* **Assigned task**
Show all lines of the listing that contain the word "each".
========
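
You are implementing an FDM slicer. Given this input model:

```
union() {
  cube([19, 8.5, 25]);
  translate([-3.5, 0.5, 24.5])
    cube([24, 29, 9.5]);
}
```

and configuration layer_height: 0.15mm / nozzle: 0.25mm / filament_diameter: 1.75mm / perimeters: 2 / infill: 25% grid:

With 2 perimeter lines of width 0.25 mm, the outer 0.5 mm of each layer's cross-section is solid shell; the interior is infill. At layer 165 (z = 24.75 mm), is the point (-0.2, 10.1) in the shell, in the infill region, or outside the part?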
========
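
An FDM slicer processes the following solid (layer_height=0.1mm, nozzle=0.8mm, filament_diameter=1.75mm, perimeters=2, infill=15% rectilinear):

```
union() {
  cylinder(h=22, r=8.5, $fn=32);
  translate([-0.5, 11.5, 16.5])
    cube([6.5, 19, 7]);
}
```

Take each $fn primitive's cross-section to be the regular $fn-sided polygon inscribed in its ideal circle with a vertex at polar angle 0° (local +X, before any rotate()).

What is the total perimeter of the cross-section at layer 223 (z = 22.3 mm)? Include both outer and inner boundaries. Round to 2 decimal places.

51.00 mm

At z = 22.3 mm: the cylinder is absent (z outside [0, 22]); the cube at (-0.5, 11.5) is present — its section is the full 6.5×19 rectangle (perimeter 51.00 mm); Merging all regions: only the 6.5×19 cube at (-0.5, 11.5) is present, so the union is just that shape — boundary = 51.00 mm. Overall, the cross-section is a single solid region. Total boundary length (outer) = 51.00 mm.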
========
* **Your response**
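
With 2 perimeter lines of width 0.25 mm, the outer 0.5 mm of each layer's cross-section is solid shell; the interior is infill. At layer 165 (z = 24.75 mm), is the point (-0.2, 10.1) in the shell, in the infill region, or outside the part?
Take each $fn primitive's cross-section to be the regular $fn-sided polygon inscribed in its ideal circle with a vertex at polar angle 0° (local +X, before any rotate()).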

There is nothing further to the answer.